** YOUR OBJECTIVE **
Using the records below, copy out exactly the line that contains "How many states" and every line that follows it, up to and including the last, and no others.
►
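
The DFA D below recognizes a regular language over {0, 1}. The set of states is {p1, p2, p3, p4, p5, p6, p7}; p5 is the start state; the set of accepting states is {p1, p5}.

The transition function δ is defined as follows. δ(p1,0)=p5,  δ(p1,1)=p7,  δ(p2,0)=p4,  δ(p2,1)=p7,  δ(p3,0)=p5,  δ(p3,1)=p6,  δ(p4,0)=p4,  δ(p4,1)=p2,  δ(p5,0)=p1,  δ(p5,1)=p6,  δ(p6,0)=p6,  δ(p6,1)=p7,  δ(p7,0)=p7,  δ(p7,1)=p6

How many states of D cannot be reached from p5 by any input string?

Starting at p5 and following transitions, the reachable set is {p1, p5, p6, p7}. That leaves p2, p3, p4 unreachable — 3 in total.

3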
◄
** RESPONSE BOX **
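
How many states of D cannot be reached from p5 by any input string?

Starting at p5 and following transitions, the reachable set is {p1, p5, p6, p7}. That leaves p2, p3, p4 unreachable — 3 in total.

3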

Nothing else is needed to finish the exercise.